→ **Stored data**

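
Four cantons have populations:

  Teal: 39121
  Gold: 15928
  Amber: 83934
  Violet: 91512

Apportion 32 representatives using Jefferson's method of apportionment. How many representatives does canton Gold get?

2

Standard divisor 230495/32 ≈ 7202.969; standard quotas: Teal 5.431, Gold 2.211, Amber 11.653, Violet 12.705.
Rounding down gives 5, 2, 11, 12 = 30 seats, so the divisor must be adjusted.
With modified divisor 6800: modified quotas Teal 5.753, Gold 2.342, Amber 12.343, Violet 13.458.
Rounding down: Teal 5, Gold 2, Amber 12, Violet 13 (total 32).
Gold receives 2.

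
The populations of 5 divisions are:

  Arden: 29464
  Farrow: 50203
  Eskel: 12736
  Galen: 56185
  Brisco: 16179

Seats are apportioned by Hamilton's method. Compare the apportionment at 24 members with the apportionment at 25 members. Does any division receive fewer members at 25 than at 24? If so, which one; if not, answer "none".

Brisco

At 24 seats: Arden 4, Farrow 7, Eskel 2, Galen 8, Brisco 3.
At 25 seats: Arden 4, Farrow 8, Eskel 2, Galen 9, Brisco 2.
Brisco drops from 3 to 2.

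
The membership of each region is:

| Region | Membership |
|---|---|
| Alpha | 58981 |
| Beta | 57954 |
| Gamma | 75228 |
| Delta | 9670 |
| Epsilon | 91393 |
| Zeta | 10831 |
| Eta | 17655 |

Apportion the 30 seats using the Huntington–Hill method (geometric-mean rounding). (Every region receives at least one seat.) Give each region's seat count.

With divisor 10770: modified quotas Alpha 5.476, Beta 5.381, Gamma 6.985, Delta 0.898, Epsilon 8.486, Zeta 1.006, Eta 1.639.
Geometric-mean thresholds: Alpha √(5·6)=5.477, Beta √(5·6)=5.477, Gamma √(6·7)=6.481, Delta (min 1), Epsilon √(8·9)=8.485, Zeta √(1·2)=1.414, Eta √(1·2)=1.414.
Each quota rounded against its threshold gives Alpha 5, Beta 5, Gamma 7, Delta 1, Epsilon 9, Zeta 1, Eta 2 (total 30).

Alpha 5, Beta 5, Gamma 7, Delta 1, Epsilon 9, Zeta 1, Eta 2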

→ **Your objective**
Print from the line containing "Zeta | 10831 |" to the last line above, exactly as written.

→ **Solved exercise**
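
| Zeta | 10831 |
| Eta | 17655 |

Apportion the 30 seats using the Huntington–Hill method (geometric-mean rounding). (Every region receives at least one seat.) Give each region's seat count.

With divisor 10770: modified quotas Alpha 5.476, Beta 5.381, Gamma 6.985, Delta 0.898, Epsilon 8.486, Zeta 1.006, Eta 1.639.
Geometric-mean thresholds: Alpha √(5·6)=5.477, Beta √(5·6)=5.477, Gamma √(6·7)=6.481, Delta (min 1), Epsilon √(8·9)=8.485, Zeta √(1·2)=1.414, Eta √(1·2)=1.414.
Each quota rounded against its threshold gives Alpha 5, Beta 5, Gamma 7, Delta 1, Epsilon 9, Zeta 1, Eta 2 (total 30).

Alpha 5, Beta 5, Gamma 7, Delta 1, Epsilon 9, Zeta 1, Eta 2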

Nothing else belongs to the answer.